### Task to carry out
Reproduce each record exactly.

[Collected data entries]

----

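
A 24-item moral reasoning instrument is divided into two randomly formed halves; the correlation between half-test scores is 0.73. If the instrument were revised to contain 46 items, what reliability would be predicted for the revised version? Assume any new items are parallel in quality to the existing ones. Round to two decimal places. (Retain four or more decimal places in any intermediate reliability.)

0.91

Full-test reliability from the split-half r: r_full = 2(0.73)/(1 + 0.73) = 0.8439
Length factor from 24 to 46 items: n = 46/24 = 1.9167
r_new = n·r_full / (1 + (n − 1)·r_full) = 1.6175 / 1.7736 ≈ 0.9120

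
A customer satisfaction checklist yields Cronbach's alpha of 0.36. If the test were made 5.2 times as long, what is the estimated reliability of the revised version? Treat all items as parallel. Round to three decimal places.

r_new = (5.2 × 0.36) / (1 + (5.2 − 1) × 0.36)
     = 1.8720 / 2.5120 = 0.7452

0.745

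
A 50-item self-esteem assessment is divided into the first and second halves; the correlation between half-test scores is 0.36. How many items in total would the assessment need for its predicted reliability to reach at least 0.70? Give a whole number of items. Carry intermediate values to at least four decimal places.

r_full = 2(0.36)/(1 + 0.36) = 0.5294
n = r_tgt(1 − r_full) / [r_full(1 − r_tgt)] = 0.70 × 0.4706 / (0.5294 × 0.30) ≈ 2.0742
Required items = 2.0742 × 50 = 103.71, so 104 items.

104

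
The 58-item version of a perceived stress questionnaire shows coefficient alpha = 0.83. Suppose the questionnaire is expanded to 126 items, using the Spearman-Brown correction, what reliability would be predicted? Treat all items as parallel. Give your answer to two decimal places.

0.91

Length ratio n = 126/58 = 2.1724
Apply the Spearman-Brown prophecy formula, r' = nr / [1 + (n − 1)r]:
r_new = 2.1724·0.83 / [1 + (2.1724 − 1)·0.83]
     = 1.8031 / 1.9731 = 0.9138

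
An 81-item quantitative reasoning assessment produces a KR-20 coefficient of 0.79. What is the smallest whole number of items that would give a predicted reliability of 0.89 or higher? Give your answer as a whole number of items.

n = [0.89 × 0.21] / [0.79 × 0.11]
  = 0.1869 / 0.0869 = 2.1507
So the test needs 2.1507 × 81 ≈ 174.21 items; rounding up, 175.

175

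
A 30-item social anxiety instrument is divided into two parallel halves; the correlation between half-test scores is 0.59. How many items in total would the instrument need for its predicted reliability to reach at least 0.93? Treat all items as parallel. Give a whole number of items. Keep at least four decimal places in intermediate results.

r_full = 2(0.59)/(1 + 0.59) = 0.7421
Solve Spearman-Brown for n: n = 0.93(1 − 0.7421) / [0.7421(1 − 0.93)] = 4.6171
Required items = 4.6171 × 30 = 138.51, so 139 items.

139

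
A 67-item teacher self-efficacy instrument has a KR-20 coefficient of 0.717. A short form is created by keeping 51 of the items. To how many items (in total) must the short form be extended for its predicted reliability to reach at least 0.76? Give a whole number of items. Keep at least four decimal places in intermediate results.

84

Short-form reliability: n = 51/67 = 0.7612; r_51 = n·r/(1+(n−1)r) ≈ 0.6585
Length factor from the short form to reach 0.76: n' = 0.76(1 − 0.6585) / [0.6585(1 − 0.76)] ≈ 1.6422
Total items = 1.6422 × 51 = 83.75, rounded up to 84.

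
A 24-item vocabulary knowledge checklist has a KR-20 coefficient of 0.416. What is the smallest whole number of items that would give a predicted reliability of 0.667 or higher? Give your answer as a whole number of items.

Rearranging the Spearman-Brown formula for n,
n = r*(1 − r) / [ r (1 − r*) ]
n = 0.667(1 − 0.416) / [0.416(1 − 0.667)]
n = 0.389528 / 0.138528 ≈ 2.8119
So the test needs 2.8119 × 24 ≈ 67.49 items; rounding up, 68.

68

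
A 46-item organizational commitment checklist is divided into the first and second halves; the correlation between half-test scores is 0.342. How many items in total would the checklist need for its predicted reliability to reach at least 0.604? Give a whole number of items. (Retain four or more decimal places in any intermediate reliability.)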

----

### Result
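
A 24-item moral reasoning instrument is divided into two randomly formed halves; the correlation between half-test scores is 0.73. If the instrument were revised to contain 46 items, what reliability would be predicted for the revised version? Assume any new items are parallel in quality to the existing ones. Round to two decimal places. (Retain four or more decimal places in any intermediate reliability.)

0.91

Full-test reliability from the split-half r: r_full = 2(0.73)/(1 + 0.73) = 0.8439
Length factor from 24 to 46 items: n = 46/24 = 1.9167
r_new = n·r_full / (1 + (n − 1)·r_full) = 1.6175 / 1.7736 ≈ 0.9120

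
A customer satisfaction checklist yields Cronbach's alpha of 0.36. If the test were made 5.2 times as long, what is the estimated reliability of the revised version? Treat all items as parallel. Round to three decimal places.

r_new = (5.2 × 0.36) / (1 + (5.2 − 1) × 0.36)
     = 1.8720 / 2.5120 = 0.7452

0.745

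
A 50-item self-esteem assessment is divided into the first and second halves; the correlation between half-test scores is 0.36. How many items in total would the assessment need for its predicted reliability to reach at least 0.70? Give a whole number of items. Carry intermediate values to at least four decimal places.

r_full = 2(0.36)/(1 + 0.36) = 0.5294
n = r_tgt(1 − r_full) / [r_full(1 − r_tgt)] = 0.70 × 0.4706 / (0.5294 × 0.30) ≈ 2.0742
Required items = 2.0742 × 50 = 103.71, so 104 items.

104

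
The 58-item version of a perceived stress questionnaire shows coefficient alpha = 0.83. Suppose the questionnaire is expanded to 126 items, using the Spearman-Brown correction, what reliability would be predicted? Treat all items as parallel. Give your answer to two decimal places.

0.91

Length ratio n = 126/58 = 2.1724
Apply the Spearman-Brown prophecy formula, r' = nr / [1 + (n − 1)r]:
r_new = 2.1724·0.83 / [1 + (2.1724 − 1)·0.83]
     = 1.8031 / 1.9731 = 0.9138

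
An 81-item quantitative reasoning assessment produces a KR-20 coefficient of 0.79. What is the smallest whole number of items that would give a predicted reliability of 0.89 or higher? Give your answer as a whole number of items.

n = [0.89 × 0.21] / [0.79 × 0.11]
  = 0.1869 / 0.0869 = 2.1507
So the test needs 2.1507 × 81 ≈ 174.21 items; rounding up, 175.

175

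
A 30-item social anxiety instrument is divided into two parallel halves; the correlation between half-test scores is 0.59. How many items in total would the instrument need for its predicted reliability to reach at least 0.93? Treat all items as parallel. Give a whole number of items. Keep at least four decimal places in intermediate results.

r_full = 2(0.59)/(1 + 0.59) = 0.7421
Solve Spearman-Brown for n: n = 0.93(1 − 0.7421) / [0.7421(1 − 0.93)] = 4.6171
Required items = 4.6171 × 30 = 138.51, so 139 items.

139

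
A 67-item teacher self-efficacy instrument has a KR-20 coefficient of 0.717. A short form is created by keeping 51 of the items. To how many items (in total) must the short form be extended for its predicted reliability to reach at least 0.76? Give a whole number of items. Keep at least four decimal places in intermediate results.

84

Short-form reliability: n = 51/67 = 0.7612; r_51 = n·r/(1+(n−1)r) ≈ 0.6585
Length factor from the short form to reach 0.76: n' = 0.76(1 − 0.6585) / [0.6585(1 − 0.76)] ≈ 1.6422
Total items = 1.6422 × 51 = 83.75, rounded up to 84.

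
A 24-item vocabulary knowledge checklist has a KR-20 coefficient of 0.416. What is the smallest whole number of items that would give a predicted reliability of 0.667 or higher? Give your answer as a whole number of items.

Rearranging the Spearman-Brown formula for n,
n = r*(1 − r) / [ r (1 − r*) ]
n = 0.667(1 − 0.416) / [0.416(1 − 0.667)]
n = 0.389528 / 0.138528 ≈ 2.8119
So the test needs 2.8119 × 24 ≈ 67.49 items; rounding up, 68.

68

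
A 46-item organizational commitment checklist is divided into the first and second halves; the correlation between half-test scores is 0.342. How many items in total would the checklist need for its predicted reliability to reach at least 0.604? Give a whole number of items. (Retain four or more decimal places in any intermediate reliability.)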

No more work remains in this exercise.